DATA SECTION:
_ _ _

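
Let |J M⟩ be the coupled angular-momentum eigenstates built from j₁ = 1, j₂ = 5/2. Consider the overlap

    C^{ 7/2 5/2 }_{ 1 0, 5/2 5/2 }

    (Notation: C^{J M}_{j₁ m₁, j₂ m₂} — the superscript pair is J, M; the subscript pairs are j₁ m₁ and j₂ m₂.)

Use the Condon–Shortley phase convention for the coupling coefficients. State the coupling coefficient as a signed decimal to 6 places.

+0.534522

√[8·0!2!5!/8! · 1!1!5!0!6!1!] = √(28800/7)
  +(−1)^0/∏(0,0,1,5,1,0)! = 1/120  (running 1/120)
⟨..|..⟩ = √(28800/7)·(1/120) = +0.534522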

_ _ _

AIM OF THE EXERCISE: When answering, write out each of the lines above exactly as given.

SOLUTION FOR THIS TASK:
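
Let |J M⟩ be the coupled angular-momentum eigenstates built from j₁ = 1, j₂ = 5/2. Consider the overlap

    C^{ 7/2 5/2 }_{ 1 0, 5/2 5/2 }

    (Notation: C^{J M}_{j₁ m₁, j₂ m₂} — the superscript pair is J, M; the subscript pairs are j₁ m₁ and j₂ m₂.)

Use the Condon–Shortley phase convention for the coupling coefficients. State the coupling coefficient as a signed decimal to 6 places.

+0.534522

√[8·0!2!5!/8! · 1!1!5!0!6!1!] = √(28800/7)
  +(−1)^0/∏(0,0,1,5,1,0)! = 1/120  (running 1/120)
⟨..|..⟩ = √(28800/7)·(1/120) = +0.534522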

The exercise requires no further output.